[[ INFORMATION GIVEN, beginning ]]
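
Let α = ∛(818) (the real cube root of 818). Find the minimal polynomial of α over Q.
m_α(x) = x^3 - 818

α satisfies α^3 = 818, so x^3 - 818 annihilates α. By the rational root test, a rational root p/q (in lowest terms) of x^3 - 818 would satisfy p^3 = 818 q^3, forcing q = 1 and p^3 = 818; but 818 is not a perfect cube, contradiction. A monic cubic over Q with no rational root is irreducible (any nontrivial factorization would include a linear factor). Hence x^3 - 818 is the minimal polynomial of α, and in particular [Q(α):Q] = 3.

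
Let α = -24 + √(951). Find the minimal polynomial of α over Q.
m_α(x) = x^2 + 48x - 375

From α + 24 = √(951), squaring gives (α + 24)^2 = 951, i.e. α^2 + 48α + 576 = 951, so α^2 + 48α - 375 = 0. The discriminant of x^2 + 48x - 375 is (48)^2 - 4·(-375) = 2304 + 1500 = 3804, and 4·(951) is not a perfect square in Q since 951 is squarefree and ≠ 1. Hence x^2 + 48x - 375 is irreducible over Q and is the minimal polynomial of α.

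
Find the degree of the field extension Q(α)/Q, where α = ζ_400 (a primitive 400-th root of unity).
[Q(α):Q] = 160

The minimal polynomial of ζ_400 over Q is the 400-th cyclotomic polynomial Φ_400(x), which is irreducible over Q and has degree φ(400) = 160. Hence [Q(α):Q] = φ(400) = 160.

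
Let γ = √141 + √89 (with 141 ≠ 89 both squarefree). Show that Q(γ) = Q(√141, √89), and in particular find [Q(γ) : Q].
[Q(γ) : Q] = 4 (equivalently, Q(γ) = Q(√141, √89))

Obviously Q(γ) ⊆ Q(√141, √89), and [Q(√141, √89):Q] = 4 (since 141, 89 are distinct squarefree integers > 1 with 12549 not a perfect square). To show equality we compute the minimal polynomial of γ. From γ = √141 + √89: γ^2 = 141 + 2√(12549) + 89 = 230 + 2√(12549), so γ^2 - 230 = 2√(12549); squaring, (γ^2 - 230)^2 = 4·12549, i.e. γ^4 - 460γ^2 + 52900 - 50196 = 0, i.e. γ^4 - 460γ^2 + 2704 = 0. So γ is a root of x^4 - 460x^2 + 2704. This polynomial is irreducible over Q: it has no rational root (each ±√141 ± √89 is irrational), and any factorization into two quadratics over Q would force √(12549) ∈ Q (pairing opposite roots) or √141, √89 ∈ Q (other pairings), all impossible. Hence [Q(γ):Q] = 4 = [Q(√141, √89):Q], so Q(γ) = Q(√141, √89).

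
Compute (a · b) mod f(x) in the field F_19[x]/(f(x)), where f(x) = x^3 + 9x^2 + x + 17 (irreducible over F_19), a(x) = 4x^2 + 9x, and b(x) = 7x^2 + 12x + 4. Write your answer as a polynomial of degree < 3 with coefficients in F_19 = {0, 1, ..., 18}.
a · b ≡ 16x^2 + 5x + 3 (mod f(x))

Multiply in F_19[x]: a(x)·b(x) = (4x^2 + 9x)·(7x^2 + 12x + 4) = 9x^4 + 16x^3 + 10x^2 + 17x. This has degree ≥ 3, so divide by f(x) over F_19: 9x^4 + 16x^3 + 10x^2 + 17x = (9x + 11)·(x^3 + 9x^2 + x + 17) + (16x^2 + 5x + 3). Hence a·b ≡ 16x^2 + 5x + 3 (mod f). (F_19[x]/(f) is a field with 19^3 = 6859 elements since f is irreducible of degree 3.)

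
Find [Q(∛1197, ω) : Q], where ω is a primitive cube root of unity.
[Q(∛1197, ω) : Q] = 6

[Q(∛1197):Q] = 3 (min poly x^3 - 1197, irreducible since 1197 is not a perfect cube). [Q(ω):Q] = 2 (min poly x^2 + x + 1). Since Q(∛1197) ⊂ R and ω ∉ R, we have ω ∉ Q(∛1197), so x^2 + x + 1 remains irreducible over Q(∛1197) and [Q(∛1197, ω) : Q(∛1197)] = 2. By the tower law, [Q(∛1197, ω) : Q] = 3 · 2 = 6. (In fact Q(∛1197, ω) is the splitting field of x^3 - 1197 over Q.)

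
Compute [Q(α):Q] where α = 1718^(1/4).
[Q(α):Q] = 4

α is a root of x^4 - 1718. By Eisenstein's criterion at the prime p = 2 (which divides the constant term 1718 but p^2 = 4 does not, since 1718 is squarefree), x^4 - 1718 is irreducible over Q. Hence [Q(α):Q] = 4.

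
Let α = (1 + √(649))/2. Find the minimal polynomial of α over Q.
m_α(x) = x^2 - x - 162

From 2α - 1 = √(649), squaring gives (2α - 1)^2 = 649, i.e. 4α^2 - 4α + 1 = 649, so α^2 - α + (1 - 649)/4 = 0. Since 649 ≡ 1 (mod 4), (1 - 649)/4 = -162 ∈ Z. The polynomial x^2 - x - 162 has discriminant 1 - 4·(-162) = 649, which is not a perfect square in Q (d = 649 is squarefree and ≠ 1), so x^2 - x - 162 is irreducible over Q. It is the minimal polynomial of α.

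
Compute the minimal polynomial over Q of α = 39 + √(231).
m_α(x) = x^2 - 78x + 1290

From α - 39 = √(231), squaring gives (α - 39)^2 = 231, i.e. α^2 - 78α + 1521 = 231, so α^2 - 78α + 1290 = 0. The discriminant of x^2 - 78x + 1290 is (-78)^2 - 4·(1290) = 6084 - 5160 = 924, and 4·(231) is not a perfect square in Q since 231 is squarefree and ≠ 1. Hence x^2 - 78x + 1290 is irreducible over Q and is the minimal polynomial of α.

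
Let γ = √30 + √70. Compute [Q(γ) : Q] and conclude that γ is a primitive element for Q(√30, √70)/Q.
[Q(γ) : Q] = 4 (equivalently, Q(γ) = Q(√30, √70))

Obviously Q(γ) ⊆ Q(√30, √70), and [Q(√30, √70):Q] = 4 (since 30, 70 are distinct squarefree integers > 1 with 2100 not a perfect square). To show equality we compute the minimal polynomial of γ. From γ = √30 + √70: γ^2 = 30 + 2√(2100) + 70 = 100 + 2√(2100), so γ^2 - 100 = 2√(2100); squaring, (γ^2 - 100)^2 = 4·2100, i.e. γ^4 - 200γ^2 + 10000 - 8400 = 0, i.e. γ^4 - 200γ^2 + 1600 = 0. So γ is a root of x^4 - 200x^2 + 1600. This polynomial is irreducible over Q: it has no rational root (each ±√30 ± √70 is irrational), and any factorization into two quadratics over Q would force √(2100) ∈ Q (pairing opposite roots) or √30, √70 ∈ Q (other pairings), all impossible. Hence [Q(γ):Q] = 4 = [Q(√30, √70):Q], so Q(γ) = Q(√30, √70).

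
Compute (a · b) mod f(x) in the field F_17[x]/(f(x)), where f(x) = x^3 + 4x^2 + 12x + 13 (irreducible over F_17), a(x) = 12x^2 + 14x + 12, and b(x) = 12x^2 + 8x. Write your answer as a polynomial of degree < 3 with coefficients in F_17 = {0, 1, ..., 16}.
a · b ≡ 14x^2 + 13x + 10 (mod f(x))

Multiply in F_17[x]: a(x)·b(x) = (12x^2 + 14x + 12)·(12x^2 + 8x) = 8x^4 + 9x^3 + x^2 + 11x. This has degree ≥ 3, so divide by f(x) over F_17: 8x^4 + 9x^3 + x^2 + 11x = (8x + 11)·(x^3 + 4x^2 + 12x + 13) + (14x^2 + 13x + 10). Hence a·b ≡ 14x^2 + 13x + 10 (mod f). (F_17[x]/(f) is a field with 17^3 = 4913 elements since f is irreducible of degree 3.)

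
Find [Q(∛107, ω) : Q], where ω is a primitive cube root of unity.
[Q(∛107, ω) : Q] = 6

[Q(∛107):Q] = 3 (min poly x^3 - 107, irreducible since 107 is not a perfect cube). [Q(ω):Q] = 2 (min poly x^2 + x + 1). Since Q(∛107) ⊂ R and ω ∉ R, we have ω ∉ Q(∛107), so x^2 + x + 1 remains irreducible over Q(∛107) and [Q(∛107, ω) : Q(∛107)] = 2. By the tower law, [Q(∛107, ω) : Q] = 3 · 2 = 6. (In fact Q(∛107, ω) is the splitting field of x^3 - 107 over Q.)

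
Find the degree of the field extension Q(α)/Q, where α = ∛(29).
[Q(α):Q] = 3

The minimal polynomial of α is x^3 - 29, irreducible over Q since 29 is not a perfect cube (so x^3 - 29 has no rational root). Hence [Q(α):Q] = deg(m_α) = 3.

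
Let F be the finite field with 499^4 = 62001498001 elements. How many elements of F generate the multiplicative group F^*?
There are φ(62001498000) = 14736384000 primitive elements

F_q^* is cyclic of order q - 1 = 62001498000. A cyclic group of order m has exactly φ(m) generators. Here m = 62001498000 = 2^4 · 3 · 5^3 · 13 · 61 · 83 · 157, so the number of primitive elements is φ(62001498000) = 14736384000.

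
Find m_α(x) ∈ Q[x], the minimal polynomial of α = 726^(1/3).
m_α(x) = x^3 - 726

α satisfies α^3 = 726, so x^3 - 726 annihilates α. By the rational root test, a rational root p/q (in lowest terms) of x^3 - 726 would satisfy p^3 = 726 q^3, forcing q = 1 and p^3 = 726; but 726 is not a perfect cube, contradiction. A monic cubic over Q with no rational root is irreducible (any nontrivial factorization would include a linear factor). Hence x^3 - 726 is the minimal polynomial of α, and in particular [Q(α):Q] = 3.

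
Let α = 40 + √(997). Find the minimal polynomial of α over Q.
m_α(x) = x^2 - 80x + 603

From α - 40 = √(997), squaring gives (α - 40)^2 = 997, i.e. α^2 - 80α + 1600 = 997, so α^2 - 80α + 603 = 0. The discriminant of x^2 - 80x + 603 is (-80)^2 - 4·(603) = 6400 - 2412 = 3988, and 4·(997) is not a perfect square in Q since 997 is squarefree and ≠ 1. Hence x^2 - 80x + 603 is irreducible over Q and is the minimal polynomial of α.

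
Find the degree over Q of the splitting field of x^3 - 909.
[K : Q] = 6

The roots of x^3 - 909 are ∛909, ω∛909, ω^2∛909 where ω = e^(2πi/3) is a primitive cube root of unity, so K = Q(∛909, ω). Now [Q(∛909):Q] = 3 (since 909 is not a perfect cube, x^3 - 909 is irreducible) and [Q(ω):Q] = 2. Both 2 and 3 divide [K:Q], and [K:Q] ≤ 3·2 = 6, so [K:Q] = 6. (Equivalently: Q(∛909) ⊂ R but ω ∉ R, so [K : Q(∛909)] = 2.)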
[[ INFORMATION GIVEN, end ]]
PROMPT - Would you print the line containing "Let α = 40 +" and every line after it up to the end of the listing above, exactly, and nothing else?

THE ANSWER -
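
Let α = 40 + √(997). Find the minimal polynomial of α over Q.
m_α(x) = x^2 - 80x + 603

From α - 40 = √(997), squaring gives (α - 40)^2 = 997, i.e. α^2 - 80α + 1600 = 997, so α^2 - 80α + 603 = 0. The discriminant of x^2 - 80x + 603 is (-80)^2 - 4·(603) = 6400 - 2412 = 3988, and 4·(997) is not a perfect square in Q since 997 is squarefree and ≠ 1. Hence x^2 - 80x + 603 is irreducible over Q and is the minimal polynomial of α.

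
Find the degree over Q of the splitting field of x^3 - 909.
[K : Q] = 6

The roots of x^3 - 909 are ∛909, ω∛909, ω^2∛909 where ω = e^(2πi/3) is a primitive cube root of unity, so K = Q(∛909, ω). Now [Q(∛909):Q] = 3 (since 909 is not a perfect cube, x^3 - 909 is irreducible) and [Q(ω):Q] = 2. Both 2 and 3 divide [K:Q], and [K:Q] ≤ 3·2 = 6, so [K:Q] = 6. (Equivalently: Q(∛909) ⊂ R but ω ∉ R, so [K : Q(∛909)] = 2.)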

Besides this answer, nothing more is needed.